Content starts

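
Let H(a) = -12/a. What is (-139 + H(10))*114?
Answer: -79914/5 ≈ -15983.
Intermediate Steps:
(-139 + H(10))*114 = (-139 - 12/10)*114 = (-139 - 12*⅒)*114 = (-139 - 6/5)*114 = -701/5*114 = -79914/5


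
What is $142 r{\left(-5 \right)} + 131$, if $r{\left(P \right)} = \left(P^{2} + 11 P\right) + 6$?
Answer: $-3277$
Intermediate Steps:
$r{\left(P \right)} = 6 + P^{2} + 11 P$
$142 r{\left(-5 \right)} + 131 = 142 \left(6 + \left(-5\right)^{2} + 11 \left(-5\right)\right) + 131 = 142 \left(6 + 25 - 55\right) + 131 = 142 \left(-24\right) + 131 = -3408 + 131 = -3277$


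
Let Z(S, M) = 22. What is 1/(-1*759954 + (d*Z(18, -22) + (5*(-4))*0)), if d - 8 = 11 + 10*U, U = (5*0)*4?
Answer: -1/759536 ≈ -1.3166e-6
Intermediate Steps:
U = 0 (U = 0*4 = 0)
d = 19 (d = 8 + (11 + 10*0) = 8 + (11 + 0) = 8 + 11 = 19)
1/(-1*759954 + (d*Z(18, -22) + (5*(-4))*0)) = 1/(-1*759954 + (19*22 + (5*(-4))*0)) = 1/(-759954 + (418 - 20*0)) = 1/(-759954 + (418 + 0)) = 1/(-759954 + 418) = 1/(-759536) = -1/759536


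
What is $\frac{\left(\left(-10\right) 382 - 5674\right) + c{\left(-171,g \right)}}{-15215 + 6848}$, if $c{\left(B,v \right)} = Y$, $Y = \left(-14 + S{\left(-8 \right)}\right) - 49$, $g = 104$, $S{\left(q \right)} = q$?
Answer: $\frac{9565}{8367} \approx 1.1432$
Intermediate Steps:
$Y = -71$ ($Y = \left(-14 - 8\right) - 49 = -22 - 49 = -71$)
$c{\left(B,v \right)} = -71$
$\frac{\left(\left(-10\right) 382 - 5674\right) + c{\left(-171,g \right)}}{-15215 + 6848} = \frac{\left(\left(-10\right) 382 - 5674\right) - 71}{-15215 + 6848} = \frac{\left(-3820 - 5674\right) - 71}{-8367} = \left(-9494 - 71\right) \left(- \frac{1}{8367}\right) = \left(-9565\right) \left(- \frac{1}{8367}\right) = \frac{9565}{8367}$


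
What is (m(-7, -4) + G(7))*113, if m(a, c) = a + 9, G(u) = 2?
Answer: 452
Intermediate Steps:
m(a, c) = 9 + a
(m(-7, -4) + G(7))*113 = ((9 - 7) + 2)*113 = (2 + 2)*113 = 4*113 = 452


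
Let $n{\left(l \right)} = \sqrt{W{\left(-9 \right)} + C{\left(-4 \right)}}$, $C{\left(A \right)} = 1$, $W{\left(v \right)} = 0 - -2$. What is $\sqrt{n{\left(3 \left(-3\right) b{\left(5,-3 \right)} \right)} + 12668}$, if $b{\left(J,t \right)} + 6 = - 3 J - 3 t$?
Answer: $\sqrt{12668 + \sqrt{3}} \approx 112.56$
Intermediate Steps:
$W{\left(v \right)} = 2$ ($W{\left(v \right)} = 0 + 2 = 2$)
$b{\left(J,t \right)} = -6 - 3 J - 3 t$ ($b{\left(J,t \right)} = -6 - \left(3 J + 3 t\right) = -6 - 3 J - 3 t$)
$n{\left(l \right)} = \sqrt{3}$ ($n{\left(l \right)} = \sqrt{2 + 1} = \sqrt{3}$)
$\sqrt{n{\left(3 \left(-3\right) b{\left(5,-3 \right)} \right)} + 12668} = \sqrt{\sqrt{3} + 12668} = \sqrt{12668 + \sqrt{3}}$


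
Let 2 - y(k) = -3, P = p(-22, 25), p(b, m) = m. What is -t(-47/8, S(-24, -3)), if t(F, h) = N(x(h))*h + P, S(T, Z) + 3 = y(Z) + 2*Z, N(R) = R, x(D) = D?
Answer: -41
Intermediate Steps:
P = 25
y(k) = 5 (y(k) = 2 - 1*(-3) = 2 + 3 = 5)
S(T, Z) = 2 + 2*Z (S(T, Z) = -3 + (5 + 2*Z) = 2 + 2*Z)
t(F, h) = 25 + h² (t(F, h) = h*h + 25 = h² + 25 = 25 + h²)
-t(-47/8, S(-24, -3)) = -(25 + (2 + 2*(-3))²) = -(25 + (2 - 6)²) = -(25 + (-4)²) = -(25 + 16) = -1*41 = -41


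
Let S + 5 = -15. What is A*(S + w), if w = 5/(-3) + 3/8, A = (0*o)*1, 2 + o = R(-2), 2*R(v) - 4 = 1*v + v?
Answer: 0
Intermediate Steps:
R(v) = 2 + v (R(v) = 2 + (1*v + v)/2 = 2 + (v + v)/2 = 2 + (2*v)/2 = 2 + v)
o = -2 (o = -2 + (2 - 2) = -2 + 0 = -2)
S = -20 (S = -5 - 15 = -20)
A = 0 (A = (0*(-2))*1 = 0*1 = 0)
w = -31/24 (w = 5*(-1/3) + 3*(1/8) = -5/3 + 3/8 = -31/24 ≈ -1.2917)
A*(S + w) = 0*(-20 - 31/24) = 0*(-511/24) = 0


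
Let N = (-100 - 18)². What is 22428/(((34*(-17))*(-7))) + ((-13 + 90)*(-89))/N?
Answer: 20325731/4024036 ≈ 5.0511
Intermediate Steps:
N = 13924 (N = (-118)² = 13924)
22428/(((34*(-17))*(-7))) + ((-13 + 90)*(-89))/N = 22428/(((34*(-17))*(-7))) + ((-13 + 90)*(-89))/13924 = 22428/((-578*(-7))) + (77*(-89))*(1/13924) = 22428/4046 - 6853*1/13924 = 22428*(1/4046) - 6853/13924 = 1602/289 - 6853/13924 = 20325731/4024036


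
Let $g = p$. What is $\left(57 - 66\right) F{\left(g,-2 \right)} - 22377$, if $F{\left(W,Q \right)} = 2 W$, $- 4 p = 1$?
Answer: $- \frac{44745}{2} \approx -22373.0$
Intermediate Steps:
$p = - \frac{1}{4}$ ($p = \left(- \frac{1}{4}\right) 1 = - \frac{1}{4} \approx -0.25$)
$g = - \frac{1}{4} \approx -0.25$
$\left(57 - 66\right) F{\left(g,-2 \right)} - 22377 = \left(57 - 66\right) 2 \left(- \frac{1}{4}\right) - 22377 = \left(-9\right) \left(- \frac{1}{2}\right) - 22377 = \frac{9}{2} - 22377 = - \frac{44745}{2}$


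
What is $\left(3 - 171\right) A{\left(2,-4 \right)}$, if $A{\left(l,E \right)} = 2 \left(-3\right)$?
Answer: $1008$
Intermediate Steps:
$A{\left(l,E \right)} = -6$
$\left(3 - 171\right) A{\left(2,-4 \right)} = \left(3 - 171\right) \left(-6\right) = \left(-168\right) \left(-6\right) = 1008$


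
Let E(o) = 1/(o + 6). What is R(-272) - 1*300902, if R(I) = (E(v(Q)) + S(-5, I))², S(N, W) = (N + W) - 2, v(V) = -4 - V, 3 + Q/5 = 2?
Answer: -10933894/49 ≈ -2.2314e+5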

Content ends

Repeat every line of the records, exactly as given.

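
Let H(a) = -12/a. What is (-139 + H(10))*114?
Answer: -79914/5 ≈ -15983.
Intermediate Steps:
(-139 + H(10))*114 = (-139 - 12/10)*114 = (-139 - 12*⅒)*114 = (-139 - 6/5)*114 = -701/5*114 = -79914/5


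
What is $142 r{\left(-5 \right)} + 131$, if $r{\left(P \right)} = \left(P^{2} + 11 P\right) + 6$?
Answer: $-3277$
Intermediate Steps:
$r{\left(P \right)} = 6 + P^{2} + 11 P$
$142 r{\left(-5 \right)} + 131 = 142 \left(6 + \left(-5\right)^{2} + 11 \left(-5\right)\right) + 131 = 142 \left(6 + 25 - 55\right) + 131 = 142 \left(-24\right) + 131 = -3408 + 131 = -3277$


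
Let Z(S, M) = 22. What is 1/(-1*759954 + (d*Z(18, -22) + (5*(-4))*0)), if d - 8 = 11 + 10*U, U = (5*0)*4?
Answer: -1/759536 ≈ -1.3166e-6
Intermediate Steps:
U = 0 (U = 0*4 = 0)
d = 19 (d = 8 + (11 + 10*0) = 8 + (11 + 0) = 8 + 11 = 19)
1/(-1*759954 + (d*Z(18, -22) + (5*(-4))*0)) = 1/(-1*759954 + (19*22 + (5*(-4))*0)) = 1/(-759954 + (418 - 20*0)) = 1/(-759954 + (418 + 0)) = 1/(-759954 + 418) = 1/(-759536) = -1/759536


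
What is $\frac{\left(\left(-10\right) 382 - 5674\right) + c{\left(-171,g \right)}}{-15215 + 6848}$, if $c{\left(B,v \right)} = Y$, $Y = \left(-14 + S{\left(-8 \right)}\right) - 49$, $g = 104$, $S{\left(q \right)} = q$?
Answer: $\frac{9565}{8367} \approx 1.1432$
Intermediate Steps:
$Y = -71$ ($Y = \left(-14 - 8\right) - 49 = -22 - 49 = -71$)
$c{\left(B,v \right)} = -71$
$\frac{\left(\left(-10\right) 382 - 5674\right) + c{\left(-171,g \right)}}{-15215 + 6848} = \frac{\left(\left(-10\right) 382 - 5674\right) - 71}{-15215 + 6848} = \frac{\left(-3820 - 5674\right) - 71}{-8367} = \left(-9494 - 71\right) \left(- \frac{1}{8367}\right) = \left(-9565\right) \left(- \frac{1}{8367}\right) = \frac{9565}{8367}$


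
What is (m(-7, -4) + G(7))*113, if m(a, c) = a + 9, G(u) = 2?
Answer: 452
Intermediate Steps:
m(a, c) = 9 + a
(m(-7, -4) + G(7))*113 = ((9 - 7) + 2)*113 = (2 + 2)*113 = 4*113 = 452


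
Let $n{\left(l \right)} = \sqrt{W{\left(-9 \right)} + C{\left(-4 \right)}}$, $C{\left(A \right)} = 1$, $W{\left(v \right)} = 0 - -2$. What is $\sqrt{n{\left(3 \left(-3\right) b{\left(5,-3 \right)} \right)} + 12668}$, if $b{\left(J,t \right)} + 6 = - 3 J - 3 t$?
Answer: $\sqrt{12668 + \sqrt{3}} \approx 112.56$
Intermediate Steps:
$W{\left(v \right)} = 2$ ($W{\left(v \right)} = 0 + 2 = 2$)
$b{\left(J,t \right)} = -6 - 3 J - 3 t$ ($b{\left(J,t \right)} = -6 - \left(3 J + 3 t\right) = -6 - 3 J - 3 t$)
$n{\left(l \right)} = \sqrt{3}$ ($n{\left(l \right)} = \sqrt{2 + 1} = \sqrt{3}$)
$\sqrt{n{\left(3 \left(-3\right) b{\left(5,-3 \right)} \right)} + 12668} = \sqrt{\sqrt{3} + 12668} = \sqrt{12668 + \sqrt{3}}$


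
Let 2 - y(k) = -3, P = p(-22, 25), p(b, m) = m. What is -t(-47/8, S(-24, -3)), if t(F, h) = N(x(h))*h + P, S(T, Z) + 3 = y(Z) + 2*Z, N(R) = R, x(D) = D?
Answer: -41
Intermediate Steps:
P = 25
y(k) = 5 (y(k) = 2 - 1*(-3) = 2 + 3 = 5)
S(T, Z) = 2 + 2*Z (S(T, Z) = -3 + (5 + 2*Z) = 2 + 2*Z)
t(F, h) = 25 + h² (t(F, h) = h*h + 25 = h² + 25 = 25 + h²)
-t(-47/8, S(-24, -3)) = -(25 + (2 + 2*(-3))²) = -(25 + (2 - 6)²) = -(25 + (-4)²) = -(25 + 16) = -1*41 = -41


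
Let S + 5 = -15. What is A*(S + w), if w = 5/(-3) + 3/8, A = (0*o)*1, 2 + o = R(-2), 2*R(v) - 4 = 1*v + v?
Answer: 0
Intermediate Steps:
R(v) = 2 + v (R(v) = 2 + (1*v + v)/2 = 2 + (v + v)/2 = 2 + (2*v)/2 = 2 + v)
o = -2 (o = -2 + (2 - 2) = -2 + 0 = -2)
S = -20 (S = -5 - 15 = -20)
A = 0 (A = (0*(-2))*1 = 0*1 = 0)
w = -31/24 (w = 5*(-1/3) + 3*(1/8) = -5/3 + 3/8 = -31/24 ≈ -1.2917)
A*(S + w) = 0*(-20 - 31/24) = 0*(-511/24) = 0


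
Let N = (-100 - 18)². What is 22428/(((34*(-17))*(-7))) + ((-13 + 90)*(-89))/N?
Answer: 20325731/4024036 ≈ 5.0511
Intermediate Steps:
N = 13924 (N = (-118)² = 13924)
22428/(((34*(-17))*(-7))) + ((-13 + 90)*(-89))/N = 22428/(((34*(-17))*(-7))) + ((-13 + 90)*(-89))/13924 = 22428/((-578*(-7))) + (77*(-89))*(1/13924) = 22428/4046 - 6853*1/13924 = 22428*(1/4046) - 6853/13924 = 1602/289 - 6853/13924 = 20325731/4024036


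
Let $g = p$. What is $\left(57 - 66\right) F{\left(g,-2 \right)} - 22377$, if $F{\left(W,Q \right)} = 2 W$, $- 4 p = 1$?
Answer: $- \frac{44745}{2} \approx -22373.0$
Intermediate Steps:
$p = - \frac{1}{4}$ ($p = \left(- \frac{1}{4}\right) 1 = - \frac{1}{4} \approx -0.25$)
$g = - \frac{1}{4} \approx -0.25$
$\left(57 - 66\right) F{\left(g,-2 \right)} - 22377 = \left(57 - 66\right) 2 \left(- \frac{1}{4}\right) - 22377 = \left(-9\right) \left(- \frac{1}{2}\right) - 22377 = \frac{9}{2} - 22377 = - \frac{44745}{2}$


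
What is $\left(3 - 171\right) A{\left(2,-4 \right)}$, if $A{\left(l,E \right)} = 2 \left(-3\right)$?
Answer: $1008$
Intermediate Steps:
$A{\left(l,E \right)} = -6$
$\left(3 - 171\right) A{\left(2,-4 \right)} = \left(3 - 171\right) \left(-6\right) = \left(-168\right) \left(-6\right) = 1008$


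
Let E(o) = 1/(o + 6). What is R(-272) - 1*300902, if R(I) = (E(v(Q)) + S(-5, I))², S(N, W) = (N + W) - 2, v(V) = -4 - V, 3 + Q/5 = 2?
Answer: -10933894/49 ≈ -2.2314e+5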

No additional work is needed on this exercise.